=== Section Start ===
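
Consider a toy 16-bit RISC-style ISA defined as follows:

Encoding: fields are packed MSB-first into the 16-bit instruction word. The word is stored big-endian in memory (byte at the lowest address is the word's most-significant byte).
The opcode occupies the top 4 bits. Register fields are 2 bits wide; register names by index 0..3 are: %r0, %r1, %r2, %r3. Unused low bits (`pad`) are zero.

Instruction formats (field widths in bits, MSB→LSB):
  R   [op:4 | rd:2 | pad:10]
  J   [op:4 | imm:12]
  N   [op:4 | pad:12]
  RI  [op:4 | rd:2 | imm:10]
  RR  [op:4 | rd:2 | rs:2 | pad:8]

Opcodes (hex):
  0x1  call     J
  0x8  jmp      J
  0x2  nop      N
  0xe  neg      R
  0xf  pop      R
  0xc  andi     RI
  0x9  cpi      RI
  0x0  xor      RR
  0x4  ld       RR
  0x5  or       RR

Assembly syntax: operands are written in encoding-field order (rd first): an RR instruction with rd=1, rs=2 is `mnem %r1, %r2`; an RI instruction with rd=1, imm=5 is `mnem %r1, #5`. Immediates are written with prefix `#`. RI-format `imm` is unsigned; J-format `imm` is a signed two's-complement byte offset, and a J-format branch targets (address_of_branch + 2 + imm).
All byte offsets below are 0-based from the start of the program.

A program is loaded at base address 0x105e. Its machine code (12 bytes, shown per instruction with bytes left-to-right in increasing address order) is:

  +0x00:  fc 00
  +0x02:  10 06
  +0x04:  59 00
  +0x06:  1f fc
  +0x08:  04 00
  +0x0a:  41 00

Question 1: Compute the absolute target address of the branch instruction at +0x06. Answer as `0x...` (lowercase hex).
+0x06: 1f fc ⇒ word 0x1ffc (big)
  op=0x1ffc>>12=0x1 ⇒ call (J)
  imm: (w>>0)&0xfff=0xffc (s12→-4) → #-4
  target = base 0x105e + off 0x06 + 2 + imm -4 = 0x1062

0x1062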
=== Section End ===
**Directions for this task**:
Repeat the material above exactly, including every line.

**Exercise solution**:
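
Consider a toy 16-bit RISC-style ISA defined as follows:

Encoding: fields are packed MSB-first into the 16-bit instruction word. The word is stored big-endian in memory (byte at the lowest address is the word's most-significant byte).
The opcode occupies the top 4 bits. Register fields are 2 bits wide; register names by index 0..3 are: %r0, %r1, %r2, %r3. Unused low bits (`pad`) are zero.

Instruction formats (field widths in bits, MSB→LSB):
  R   [op:4 | rd:2 | pad:10]
  J   [op:4 | imm:12]
  N   [op:4 | pad:12]
  RI  [op:4 | rd:2 | imm:10]
  RR  [op:4 | rd:2 | rs:2 | pad:8]

Opcodes (hex):
  0x1  call     J
  0x8  jmp      J
  0x2  nop      N
  0xe  neg      R
  0xf  pop      R
  0xc  andi     RI
  0x9  cpi      RI
  0x0  xor      RR
  0x4  ld       RR
  0x5  or       RR

Assembly syntax: operands are written in encoding-field order (rd first): an RR instruction with rd=1, rs=2 is `mnem %r1, %r2`; an RI instruction with rd=1, imm=5 is `mnem %r1, #5`. Immediates are written with prefix `#`. RI-format `imm` is unsigned; J-format `imm` is a signed two's-complement byte offset, and a J-format branch targets (address_of_branch + 2 + imm).
All byte offsets below are 0-based from the start of the program.

A program is loaded at base address 0x105e. Its machine code (12 bytes, shown per instruction with bytes left-to-right in increasing address order) is:

  +0x00:  fc 00
  +0x02:  10 06
  +0x04:  59 00
  +0x06:  1f fc
  +0x08:  04 00
  +0x0a:  41 00

Question 1: Compute the absolute target address of the branch instruction at +0x06. Answer as `0x...` (lowercase hex).
+0x06: 1f fc ⇒ word 0x1ffc (big)
  op=0x1ffc>>12=0x1 ⇒ call (J)
  imm: (w>>0)&0xfff=0xffc (s12→-4) → #-4
  target = base 0x105e + off 0x06 + 2 + imm -4 = 0x1062

0x1062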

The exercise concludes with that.